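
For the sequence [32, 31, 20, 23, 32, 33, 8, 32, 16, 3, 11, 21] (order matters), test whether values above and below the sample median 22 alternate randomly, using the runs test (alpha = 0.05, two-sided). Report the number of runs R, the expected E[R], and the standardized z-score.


Step 1: Compute median = 22; label A = above, B = below.
Labels in order: AABAAABABBBB  (n_A = 6, n_B = 6)
Step 2: Count runs R = 6.
Step 3: Under H0 (random ordering), E[R] = 2*n_A*n_B/(n_A+n_B) + 1 = 2*6*6/12 + 1 = 7.0000.
        Var[R] = 2*n_A*n_B*(2*n_A*n_B - n_A - n_B) / ((n_A+n_B)^2 * (n_A+n_B-1)) = 4320/1584 = 2.7273.
        SD[R] = 1.6514.
Step 4: Continuity-corrected z = (R + 0.5 - E[R]) / SD[R] = (6 + 0.5 - 7.0000) / 1.6514 = -0.3028.
Step 5: Two-sided p-value via normal approximation = 2*(1 - Phi(|z|)) = 0.762069.
Step 6: alpha = 0.05. fail to reject H0.

R = 6, z = -0.3028, p = 0.762069, fail to reject H0.


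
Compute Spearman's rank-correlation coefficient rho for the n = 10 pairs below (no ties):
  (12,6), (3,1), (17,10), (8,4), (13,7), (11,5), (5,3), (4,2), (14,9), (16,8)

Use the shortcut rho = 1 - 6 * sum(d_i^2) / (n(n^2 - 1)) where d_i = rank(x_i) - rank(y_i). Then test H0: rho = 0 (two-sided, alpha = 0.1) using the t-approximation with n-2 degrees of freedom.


Step 1: Rank x and y separately (midranks; no ties here).
rank(x): 12->6, 3->1, 17->10, 8->4, 13->7, 11->5, 5->3, 4->2, 14->8, 16->9
rank(y): 6->6, 1->1, 10->10, 4->4, 7->7, 5->5, 3->3, 2->2, 9->9, 8->8
Step 2: d_i = R_x(i) - R_y(i); compute d_i^2.
  (6-6)^2=0, (1-1)^2=0, (10-10)^2=0, (4-4)^2=0, (7-7)^2=0, (5-5)^2=0, (3-3)^2=0, (2-2)^2=0, (8-9)^2=1, (9-8)^2=1
sum(d^2) = 2.
Step 3: rho = 1 - 6*2 / (10*(10^2 - 1)) = 1 - 12/990 = 0.987879.
Step 4: Under H0, t = rho * sqrt((n-2)/(1-rho^2)) = 18.0003 ~ t(8).
Step 5: Two-sided p-value from the t-distribution with 8 df = 0.000000.
Step 6: alpha = 0.1. reject H0.

rho = 0.9879, p = 0.000000, reject H0 at alpha = 0.1.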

__WHAT IS EXPECTED__. Copy every line of the records above exactly.

__OUTPUT FOR THIS TASK__.
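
For the sequence [32, 31, 20, 23, 32, 33, 8, 32, 16, 3, 11, 21] (order matters), test whether values above and below the sample median 22 alternate randomly, using the runs test (alpha = 0.05, two-sided). Report the number of runs R, the expected E[R], and the standardized z-score.


Step 1: Compute median = 22; label A = above, B = below.
Labels in order: AABAAABABBBB  (n_A = 6, n_B = 6)
Step 2: Count runs R = 6.
Step 3: Under H0 (random ordering), E[R] = 2*n_A*n_B/(n_A+n_B) + 1 = 2*6*6/12 + 1 = 7.0000.
        Var[R] = 2*n_A*n_B*(2*n_A*n_B - n_A - n_B) / ((n_A+n_B)^2 * (n_A+n_B-1)) = 4320/1584 = 2.7273.
        SD[R] = 1.6514.
Step 4: Continuity-corrected z = (R + 0.5 - E[R]) / SD[R] = (6 + 0.5 - 7.0000) / 1.6514 = -0.3028.
Step 5: Two-sided p-value via normal approximation = 2*(1 - Phi(|z|)) = 0.762069.
Step 6: alpha = 0.05. fail to reject H0.

R = 6, z = -0.3028, p = 0.762069, fail to reject H0.


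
Compute Spearman's rank-correlation coefficient rho for the n = 10 pairs below (no ties):
  (12,6), (3,1), (17,10), (8,4), (13,7), (11,5), (5,3), (4,2), (14,9), (16,8)

Use the shortcut rho = 1 - 6 * sum(d_i^2) / (n(n^2 - 1)) where d_i = rank(x_i) - rank(y_i). Then test H0: rho = 0 (two-sided, alpha = 0.1) using the t-approximation with n-2 degrees of freedom.


Step 1: Rank x and y separately (midranks; no ties here).
rank(x): 12->6, 3->1, 17->10, 8->4, 13->7, 11->5, 5->3, 4->2, 14->8, 16->9
rank(y): 6->6, 1->1, 10->10, 4->4, 7->7, 5->5, 3->3, 2->2, 9->9, 8->8
Step 2: d_i = R_x(i) - R_y(i); compute d_i^2.
  (6-6)^2=0, (1-1)^2=0, (10-10)^2=0, (4-4)^2=0, (7-7)^2=0, (5-5)^2=0, (3-3)^2=0, (2-2)^2=0, (8-9)^2=1, (9-8)^2=1
sum(d^2) = 2.
Step 3: rho = 1 - 6*2 / (10*(10^2 - 1)) = 1 - 12/990 = 0.987879.
Step 4: Under H0, t = rho * sqrt((n-2)/(1-rho^2)) = 18.0003 ~ t(8).
Step 5: Two-sided p-value from the t-distribution with 8 df = 0.000000.
Step 6: alpha = 0.1. reject H0.

rho = 0.9879, p = 0.000000, reject H0 at alpha = 0.1.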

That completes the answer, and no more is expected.